## [Available records]
####

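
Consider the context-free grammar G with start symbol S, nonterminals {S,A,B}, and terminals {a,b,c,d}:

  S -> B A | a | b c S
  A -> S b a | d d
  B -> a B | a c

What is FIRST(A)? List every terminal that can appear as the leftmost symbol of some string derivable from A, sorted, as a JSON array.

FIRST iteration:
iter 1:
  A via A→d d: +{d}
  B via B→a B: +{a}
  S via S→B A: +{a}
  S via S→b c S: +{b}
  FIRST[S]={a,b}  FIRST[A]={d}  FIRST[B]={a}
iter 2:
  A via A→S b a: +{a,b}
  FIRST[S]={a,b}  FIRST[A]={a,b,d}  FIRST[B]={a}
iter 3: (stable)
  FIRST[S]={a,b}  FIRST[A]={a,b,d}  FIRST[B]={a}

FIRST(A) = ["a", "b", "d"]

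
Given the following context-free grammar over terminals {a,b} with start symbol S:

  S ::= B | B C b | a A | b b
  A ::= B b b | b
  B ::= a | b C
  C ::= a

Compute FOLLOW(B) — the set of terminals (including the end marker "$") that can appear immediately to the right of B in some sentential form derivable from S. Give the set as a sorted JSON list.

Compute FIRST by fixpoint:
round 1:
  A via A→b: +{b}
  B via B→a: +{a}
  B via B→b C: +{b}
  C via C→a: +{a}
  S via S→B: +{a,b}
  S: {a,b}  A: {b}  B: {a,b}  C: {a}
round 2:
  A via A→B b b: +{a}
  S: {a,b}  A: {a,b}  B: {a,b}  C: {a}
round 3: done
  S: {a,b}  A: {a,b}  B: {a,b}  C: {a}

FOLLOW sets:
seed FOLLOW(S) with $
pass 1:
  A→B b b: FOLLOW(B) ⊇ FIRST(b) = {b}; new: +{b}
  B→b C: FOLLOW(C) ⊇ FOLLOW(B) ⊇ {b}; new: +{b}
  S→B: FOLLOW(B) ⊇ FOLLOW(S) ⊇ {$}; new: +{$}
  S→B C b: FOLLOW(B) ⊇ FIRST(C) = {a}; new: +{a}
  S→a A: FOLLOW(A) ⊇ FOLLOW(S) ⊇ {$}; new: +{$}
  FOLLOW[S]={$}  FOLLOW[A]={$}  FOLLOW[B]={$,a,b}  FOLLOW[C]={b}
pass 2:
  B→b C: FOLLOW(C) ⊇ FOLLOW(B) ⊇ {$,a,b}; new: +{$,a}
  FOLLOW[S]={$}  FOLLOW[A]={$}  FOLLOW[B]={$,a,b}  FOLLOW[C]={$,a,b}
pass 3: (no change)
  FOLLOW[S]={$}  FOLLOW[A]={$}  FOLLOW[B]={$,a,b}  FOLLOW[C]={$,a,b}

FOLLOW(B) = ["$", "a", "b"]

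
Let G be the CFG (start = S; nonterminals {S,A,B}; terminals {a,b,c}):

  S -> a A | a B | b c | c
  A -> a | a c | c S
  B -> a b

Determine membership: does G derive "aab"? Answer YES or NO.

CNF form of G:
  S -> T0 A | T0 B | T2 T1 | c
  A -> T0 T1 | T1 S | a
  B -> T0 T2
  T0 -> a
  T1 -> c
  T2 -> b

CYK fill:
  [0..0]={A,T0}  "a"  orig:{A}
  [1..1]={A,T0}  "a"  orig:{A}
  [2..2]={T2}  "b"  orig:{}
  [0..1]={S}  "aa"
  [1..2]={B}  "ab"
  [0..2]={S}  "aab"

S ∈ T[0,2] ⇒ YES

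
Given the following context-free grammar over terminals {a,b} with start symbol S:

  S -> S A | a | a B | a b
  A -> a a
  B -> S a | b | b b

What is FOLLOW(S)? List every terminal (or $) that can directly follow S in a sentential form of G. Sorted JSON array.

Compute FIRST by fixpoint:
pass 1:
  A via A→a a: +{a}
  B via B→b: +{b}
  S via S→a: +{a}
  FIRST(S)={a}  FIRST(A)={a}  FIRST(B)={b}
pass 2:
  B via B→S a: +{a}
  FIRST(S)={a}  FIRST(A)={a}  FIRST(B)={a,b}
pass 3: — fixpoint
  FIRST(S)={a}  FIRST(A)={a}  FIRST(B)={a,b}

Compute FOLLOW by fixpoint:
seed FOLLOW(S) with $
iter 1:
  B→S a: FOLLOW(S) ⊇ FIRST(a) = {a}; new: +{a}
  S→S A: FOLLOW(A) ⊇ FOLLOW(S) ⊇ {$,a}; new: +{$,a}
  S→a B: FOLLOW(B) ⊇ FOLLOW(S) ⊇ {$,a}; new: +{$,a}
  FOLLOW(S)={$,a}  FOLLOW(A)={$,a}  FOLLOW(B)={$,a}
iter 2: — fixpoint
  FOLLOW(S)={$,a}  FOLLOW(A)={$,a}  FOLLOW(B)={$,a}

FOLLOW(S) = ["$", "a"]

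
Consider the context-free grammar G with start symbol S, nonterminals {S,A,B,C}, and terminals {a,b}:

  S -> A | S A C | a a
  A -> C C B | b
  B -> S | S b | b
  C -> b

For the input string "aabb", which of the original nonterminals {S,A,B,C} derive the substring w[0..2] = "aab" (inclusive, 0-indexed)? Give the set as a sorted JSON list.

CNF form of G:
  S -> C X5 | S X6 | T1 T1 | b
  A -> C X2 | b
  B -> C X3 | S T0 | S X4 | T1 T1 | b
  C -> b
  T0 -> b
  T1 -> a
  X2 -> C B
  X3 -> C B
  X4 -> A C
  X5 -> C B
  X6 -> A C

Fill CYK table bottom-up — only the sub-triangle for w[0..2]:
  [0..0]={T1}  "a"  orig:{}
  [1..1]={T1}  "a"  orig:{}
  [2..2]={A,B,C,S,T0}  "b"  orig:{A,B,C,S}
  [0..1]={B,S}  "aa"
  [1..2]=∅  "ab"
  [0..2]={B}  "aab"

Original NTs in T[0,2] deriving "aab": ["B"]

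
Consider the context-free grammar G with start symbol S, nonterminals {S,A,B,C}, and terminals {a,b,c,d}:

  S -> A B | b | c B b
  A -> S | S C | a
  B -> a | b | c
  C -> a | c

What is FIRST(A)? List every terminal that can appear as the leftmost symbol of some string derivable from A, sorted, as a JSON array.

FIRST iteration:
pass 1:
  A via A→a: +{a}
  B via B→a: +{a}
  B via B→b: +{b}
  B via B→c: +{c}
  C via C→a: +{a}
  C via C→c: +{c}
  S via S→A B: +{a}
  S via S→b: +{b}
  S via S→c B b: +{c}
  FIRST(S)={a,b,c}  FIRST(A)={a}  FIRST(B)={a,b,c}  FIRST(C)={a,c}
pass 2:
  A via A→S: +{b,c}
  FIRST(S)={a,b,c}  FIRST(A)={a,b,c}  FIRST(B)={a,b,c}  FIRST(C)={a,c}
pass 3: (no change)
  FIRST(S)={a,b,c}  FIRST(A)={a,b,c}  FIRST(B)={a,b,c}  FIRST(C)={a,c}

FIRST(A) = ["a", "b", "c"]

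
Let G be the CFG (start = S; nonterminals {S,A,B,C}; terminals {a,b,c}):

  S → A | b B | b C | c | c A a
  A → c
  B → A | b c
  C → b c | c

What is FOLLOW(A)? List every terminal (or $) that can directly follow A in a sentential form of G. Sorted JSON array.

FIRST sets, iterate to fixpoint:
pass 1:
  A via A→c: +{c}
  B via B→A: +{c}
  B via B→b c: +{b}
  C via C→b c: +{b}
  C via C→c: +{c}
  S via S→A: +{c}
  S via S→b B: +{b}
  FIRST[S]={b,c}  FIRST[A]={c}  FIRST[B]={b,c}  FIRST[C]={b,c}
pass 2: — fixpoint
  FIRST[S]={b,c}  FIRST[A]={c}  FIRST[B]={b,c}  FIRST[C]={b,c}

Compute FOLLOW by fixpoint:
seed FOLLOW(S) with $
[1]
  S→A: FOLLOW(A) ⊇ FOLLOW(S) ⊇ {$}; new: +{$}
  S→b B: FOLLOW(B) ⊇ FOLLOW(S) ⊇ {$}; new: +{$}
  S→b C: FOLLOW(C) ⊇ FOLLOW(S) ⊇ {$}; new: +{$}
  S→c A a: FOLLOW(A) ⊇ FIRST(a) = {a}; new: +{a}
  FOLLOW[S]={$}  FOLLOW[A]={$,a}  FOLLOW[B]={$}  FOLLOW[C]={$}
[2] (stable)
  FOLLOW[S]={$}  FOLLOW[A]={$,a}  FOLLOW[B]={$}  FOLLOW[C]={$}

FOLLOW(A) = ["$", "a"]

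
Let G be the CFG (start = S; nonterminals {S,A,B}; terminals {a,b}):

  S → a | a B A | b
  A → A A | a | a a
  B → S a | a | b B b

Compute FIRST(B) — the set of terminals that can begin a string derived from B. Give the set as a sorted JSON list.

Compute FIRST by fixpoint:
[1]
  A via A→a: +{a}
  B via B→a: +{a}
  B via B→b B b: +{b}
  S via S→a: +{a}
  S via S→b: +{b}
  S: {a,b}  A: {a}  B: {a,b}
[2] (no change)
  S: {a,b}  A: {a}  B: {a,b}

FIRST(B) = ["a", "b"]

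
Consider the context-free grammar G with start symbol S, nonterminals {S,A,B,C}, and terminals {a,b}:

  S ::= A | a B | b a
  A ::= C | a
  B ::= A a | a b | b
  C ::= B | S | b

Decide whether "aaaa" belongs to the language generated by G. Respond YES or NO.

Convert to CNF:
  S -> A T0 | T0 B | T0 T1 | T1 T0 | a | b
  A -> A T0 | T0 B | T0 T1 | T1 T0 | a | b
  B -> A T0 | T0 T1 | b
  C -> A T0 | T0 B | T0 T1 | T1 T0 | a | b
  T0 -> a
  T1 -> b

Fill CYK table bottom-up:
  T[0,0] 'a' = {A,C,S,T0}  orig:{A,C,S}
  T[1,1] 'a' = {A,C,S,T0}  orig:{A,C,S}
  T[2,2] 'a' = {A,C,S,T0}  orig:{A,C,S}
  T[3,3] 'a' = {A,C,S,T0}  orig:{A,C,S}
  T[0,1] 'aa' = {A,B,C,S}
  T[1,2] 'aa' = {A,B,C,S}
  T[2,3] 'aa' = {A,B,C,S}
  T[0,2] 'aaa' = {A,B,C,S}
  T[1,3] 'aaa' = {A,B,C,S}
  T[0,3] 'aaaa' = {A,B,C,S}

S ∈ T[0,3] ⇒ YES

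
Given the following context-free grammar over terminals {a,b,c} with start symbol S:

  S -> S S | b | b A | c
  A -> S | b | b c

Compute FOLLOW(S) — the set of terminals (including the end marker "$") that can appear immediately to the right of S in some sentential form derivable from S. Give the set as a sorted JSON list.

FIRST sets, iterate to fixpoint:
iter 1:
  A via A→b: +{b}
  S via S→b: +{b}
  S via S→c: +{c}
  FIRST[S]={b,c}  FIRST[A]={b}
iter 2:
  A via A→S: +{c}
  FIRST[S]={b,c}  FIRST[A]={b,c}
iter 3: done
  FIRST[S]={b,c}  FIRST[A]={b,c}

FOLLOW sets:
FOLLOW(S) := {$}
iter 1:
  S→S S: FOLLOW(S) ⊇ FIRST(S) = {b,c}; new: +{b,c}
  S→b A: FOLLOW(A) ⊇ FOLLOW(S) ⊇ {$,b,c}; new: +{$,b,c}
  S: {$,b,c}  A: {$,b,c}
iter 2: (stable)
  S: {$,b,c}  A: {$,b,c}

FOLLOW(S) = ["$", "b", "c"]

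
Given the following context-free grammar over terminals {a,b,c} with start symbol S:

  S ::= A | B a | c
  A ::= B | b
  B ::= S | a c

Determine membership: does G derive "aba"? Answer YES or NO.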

####

## [Description of the task]
Emit an exact copy of the lines spanning the start of the records to the line containing "B -> a B | a c", inclusive, and no other output.

## [Response area]
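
Consider the context-free grammar G with start symbol S, nonterminals {S,A,B}, and terminals {a,b,c,d}:

  S -> B A | a | b c S
  A -> S b a | d d
  B -> a B | a c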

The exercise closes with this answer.